_EXERCISE DETAILS_: Print out the entries exactly, and include each one.
↓
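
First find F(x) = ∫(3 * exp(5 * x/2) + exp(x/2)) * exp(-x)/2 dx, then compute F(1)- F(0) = (E - exp(-1))*exp(1/2)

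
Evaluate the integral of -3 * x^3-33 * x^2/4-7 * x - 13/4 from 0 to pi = (2 + 3*pi/4)*(-pi^3 - pi^2 - 2*pi + 1) - 2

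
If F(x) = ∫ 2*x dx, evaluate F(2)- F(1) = 3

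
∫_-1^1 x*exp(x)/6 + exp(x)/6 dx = exp(-1)/6 + E/6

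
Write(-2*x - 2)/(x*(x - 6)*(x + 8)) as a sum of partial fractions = 1/(8*(x + 8)) - 1/(6*(x - 6)) + 1/(24*x)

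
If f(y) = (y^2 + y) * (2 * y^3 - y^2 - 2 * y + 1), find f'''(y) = 120*y^2 + 24*y - 18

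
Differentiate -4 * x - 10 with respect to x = -4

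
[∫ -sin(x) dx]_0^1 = -1 + cos(1)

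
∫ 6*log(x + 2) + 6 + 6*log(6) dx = 6*(x + 2)*log(6*x + 12) + C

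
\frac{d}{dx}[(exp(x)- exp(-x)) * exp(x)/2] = exp(2*x)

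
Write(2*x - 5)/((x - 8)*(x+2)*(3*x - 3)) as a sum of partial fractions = -1/(10*(x + 2)) + 1/(21*(x - 1)) + 11/(210*(x - 8))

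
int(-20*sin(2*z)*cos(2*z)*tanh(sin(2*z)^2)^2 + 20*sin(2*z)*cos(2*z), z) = 5*tanh(sin(2*z)^2) + C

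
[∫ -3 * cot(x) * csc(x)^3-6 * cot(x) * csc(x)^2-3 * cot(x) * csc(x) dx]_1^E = -(1 + csc(1))^3 + (1 + csc(E))^3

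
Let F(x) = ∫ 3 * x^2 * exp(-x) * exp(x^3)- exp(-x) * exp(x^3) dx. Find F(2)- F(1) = -1 + exp(6)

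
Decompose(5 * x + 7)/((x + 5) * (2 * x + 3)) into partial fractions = -1/(7*(2*x + 3)) + 18/(7*(x + 5))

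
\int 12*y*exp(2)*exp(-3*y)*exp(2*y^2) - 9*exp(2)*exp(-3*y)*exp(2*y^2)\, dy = 3*exp(2*y^2 - 3*y + 2) + C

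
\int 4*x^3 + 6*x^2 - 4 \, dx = x^4 + 2*x^3 - 4*x + C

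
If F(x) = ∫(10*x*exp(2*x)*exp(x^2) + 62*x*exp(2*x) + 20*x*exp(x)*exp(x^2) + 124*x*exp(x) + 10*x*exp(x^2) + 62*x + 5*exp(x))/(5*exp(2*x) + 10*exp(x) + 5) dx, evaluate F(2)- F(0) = exp(2)/(1 + exp(2)) + 233/10 + exp(4)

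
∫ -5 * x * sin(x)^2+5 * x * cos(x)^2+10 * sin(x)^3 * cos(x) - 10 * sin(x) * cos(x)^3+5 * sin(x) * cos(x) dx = 5*x*sin(2*x)/2 + 5*cos(4*x)/8 + C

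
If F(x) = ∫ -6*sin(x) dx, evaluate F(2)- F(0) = -6 + 6*cos(2)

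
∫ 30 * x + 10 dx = 15*x^2 + 10*x + C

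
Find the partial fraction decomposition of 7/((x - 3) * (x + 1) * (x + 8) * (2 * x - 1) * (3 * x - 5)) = -81/(928*(3*x - 5)) + 16/(255*(2*x - 1)) + 1/(5423*(x + 8)) - 1/(96*(x + 1)) + 7/(880*(x - 3))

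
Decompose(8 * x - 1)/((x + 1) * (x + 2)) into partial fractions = 17/(x + 2) - 9/(x + 1)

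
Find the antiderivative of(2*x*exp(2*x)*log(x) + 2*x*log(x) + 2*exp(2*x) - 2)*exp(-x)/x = 4*log(x)*sinh(x) + C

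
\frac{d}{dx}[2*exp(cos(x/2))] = -exp(cos(x/2))*sin(x/2)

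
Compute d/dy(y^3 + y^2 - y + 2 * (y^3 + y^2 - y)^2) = 12*y^5 + 20*y^4 - 8*y^3 - 9*y^2 + 6*y - 1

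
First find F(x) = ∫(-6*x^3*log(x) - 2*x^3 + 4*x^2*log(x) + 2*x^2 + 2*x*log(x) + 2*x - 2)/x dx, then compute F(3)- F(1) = -32*log(3)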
↑
_OUTPUT OF THE TASK_:
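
First find F(x) = ∫(3 * exp(5 * x/2) + exp(x/2)) * exp(-x)/2 dx, then compute F(1)- F(0) = (E - exp(-1))*exp(1/2)

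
Evaluate the integral of -3 * x^3-33 * x^2/4-7 * x - 13/4 from 0 to pi = (2 + 3*pi/4)*(-pi^3 - pi^2 - 2*pi + 1) - 2

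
If F(x) = ∫ 2*x dx, evaluate F(2)- F(1) = 3

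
∫_-1^1 x*exp(x)/6 + exp(x)/6 dx = exp(-1)/6 + E/6

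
Write(-2*x - 2)/(x*(x - 6)*(x + 8)) as a sum of partial fractions = 1/(8*(x + 8)) - 1/(6*(x - 6)) + 1/(24*x)

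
If f(y) = (y^2 + y) * (2 * y^3 - y^2 - 2 * y + 1), find f'''(y) = 120*y^2 + 24*y - 18

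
Differentiate -4 * x - 10 with respect to x = -4

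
[∫ -sin(x) dx]_0^1 = -1 + cos(1)

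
∫ 6*log(x + 2) + 6 + 6*log(6) dx = 6*(x + 2)*log(6*x + 12) + C

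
\frac{d}{dx}[(exp(x)- exp(-x)) * exp(x)/2] = exp(2*x)

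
Write(2*x - 5)/((x - 8)*(x+2)*(3*x - 3)) as a sum of partial fractions = -1/(10*(x + 2)) + 1/(21*(x - 1)) + 11/(210*(x - 8))

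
int(-20*sin(2*z)*cos(2*z)*tanh(sin(2*z)^2)^2 + 20*sin(2*z)*cos(2*z), z) = 5*tanh(sin(2*z)^2) + C

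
[∫ -3 * cot(x) * csc(x)^3-6 * cot(x) * csc(x)^2-3 * cot(x) * csc(x) dx]_1^E = -(1 + csc(1))^3 + (1 + csc(E))^3

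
Let F(x) = ∫ 3 * x^2 * exp(-x) * exp(x^3)- exp(-x) * exp(x^3) dx. Find F(2)- F(1) = -1 + exp(6)

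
Decompose(5 * x + 7)/((x + 5) * (2 * x + 3)) into partial fractions = -1/(7*(2*x + 3)) + 18/(7*(x + 5))

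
\int 12*y*exp(2)*exp(-3*y)*exp(2*y^2) - 9*exp(2)*exp(-3*y)*exp(2*y^2)\, dy = 3*exp(2*y^2 - 3*y + 2) + C

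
\int 4*x^3 + 6*x^2 - 4 \, dx = x^4 + 2*x^3 - 4*x + C

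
If F(x) = ∫(10*x*exp(2*x)*exp(x^2) + 62*x*exp(2*x) + 20*x*exp(x)*exp(x^2) + 124*x*exp(x) + 10*x*exp(x^2) + 62*x + 5*exp(x))/(5*exp(2*x) + 10*exp(x) + 5) dx, evaluate F(2)- F(0) = exp(2)/(1 + exp(2)) + 233/10 + exp(4)

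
∫ -5 * x * sin(x)^2+5 * x * cos(x)^2+10 * sin(x)^3 * cos(x) - 10 * sin(x) * cos(x)^3+5 * sin(x) * cos(x) dx = 5*x*sin(2*x)/2 + 5*cos(4*x)/8 + C

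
If F(x) = ∫ -6*sin(x) dx, evaluate F(2)- F(0) = -6 + 6*cos(2)

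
∫ 30 * x + 10 dx = 15*x^2 + 10*x + C

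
Find the partial fraction decomposition of 7/((x - 3) * (x + 1) * (x + 8) * (2 * x - 1) * (3 * x - 5)) = -81/(928*(3*x - 5)) + 16/(255*(2*x - 1)) + 1/(5423*(x + 8)) - 1/(96*(x + 1)) + 7/(880*(x - 3))

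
Decompose(8 * x - 1)/((x + 1) * (x + 2)) into partial fractions = 17/(x + 2) - 9/(x + 1)

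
Find the antiderivative of(2*x*exp(2*x)*log(x) + 2*x*log(x) + 2*exp(2*x) - 2)*exp(-x)/x = 4*log(x)*sinh(x) + C

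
\frac{d}{dx}[2*exp(cos(x/2))] = -exp(cos(x/2))*sin(x/2)

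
Compute d/dy(y^3 + y^2 - y + 2 * (y^3 + y^2 - y)^2) = 12*y^5 + 20*y^4 - 8*y^3 - 9*y^2 + 6*y - 1

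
First find F(x) = ∫(-6*x^3*log(x) - 2*x^3 + 4*x^2*log(x) + 2*x^2 + 2*x*log(x) + 2*x - 2)/x dx, then compute F(3)- F(1) = -32*log(3)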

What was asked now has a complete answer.